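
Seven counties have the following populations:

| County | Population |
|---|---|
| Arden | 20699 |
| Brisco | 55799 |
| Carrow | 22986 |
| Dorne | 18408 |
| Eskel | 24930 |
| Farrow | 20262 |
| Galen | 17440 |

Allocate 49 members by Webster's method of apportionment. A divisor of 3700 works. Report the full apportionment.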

•••••

- _PROBLEM_: Copy the data exactly. Leave nothing out.

- _TASK ANSWER_:
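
Seven counties have the following populations:

| County | Population |
|---|---|
| Arden | 20699 |
| Brisco | 55799 |
| Carrow | 22986 |
| Dorne | 18408 |
| Eskel | 24930 |
| Farrow | 20262 |
| Galen | 17440 |

Allocate 49 members by Webster's method of apportionment. A divisor of 3700 works. Report the full apportionment.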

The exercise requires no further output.